§ **DATASET EXTRACT**
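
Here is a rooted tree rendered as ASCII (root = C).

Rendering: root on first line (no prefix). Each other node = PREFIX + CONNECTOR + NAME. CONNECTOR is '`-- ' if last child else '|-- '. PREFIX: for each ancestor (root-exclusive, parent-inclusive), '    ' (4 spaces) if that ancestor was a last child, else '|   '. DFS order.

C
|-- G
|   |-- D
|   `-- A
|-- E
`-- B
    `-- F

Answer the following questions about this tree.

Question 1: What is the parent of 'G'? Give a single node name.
Answer: C

Derivation:
Scan adjacency: G appears as child of C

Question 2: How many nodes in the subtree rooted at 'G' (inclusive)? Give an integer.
Subtree rooted at G contains: A, D, G
Count = 3

Answer: 3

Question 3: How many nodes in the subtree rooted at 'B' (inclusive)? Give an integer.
Answer: 2

Derivation:
Subtree rooted at B contains: B, F
Count = 2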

§ **WORK TO BE COMPLETED**
Set down every record above exactly as given.

§ **RESPONSE**
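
Here is a rooted tree rendered as ASCII (root = C).

Rendering: root on first line (no prefix). Each other node = PREFIX + CONNECTOR + NAME. CONNECTOR is '`-- ' if last child else '|-- '. PREFIX: for each ancestor (root-exclusive, parent-inclusive), '    ' (4 spaces) if that ancestor was a last child, else '|   '. DFS order.

C
|-- G
|   |-- D
|   `-- A
|-- E
`-- B
    `-- F

Answer the following questions about this tree.

Question 1: What is the parent of 'G'? Give a single node name.
Answer: C

Derivation:
Scan adjacency: G appears as child of C

Question 2: How many nodes in the subtree rooted at 'G' (inclusive)? Give an integer.
Subtree rooted at G contains: A, D, G
Count = 3

Answer: 3

Question 3: How many nodes in the subtree rooted at 'B' (inclusive)? Give an integer.
Answer: 2

Derivation:
Subtree rooted at B contains: B, F
Count = 2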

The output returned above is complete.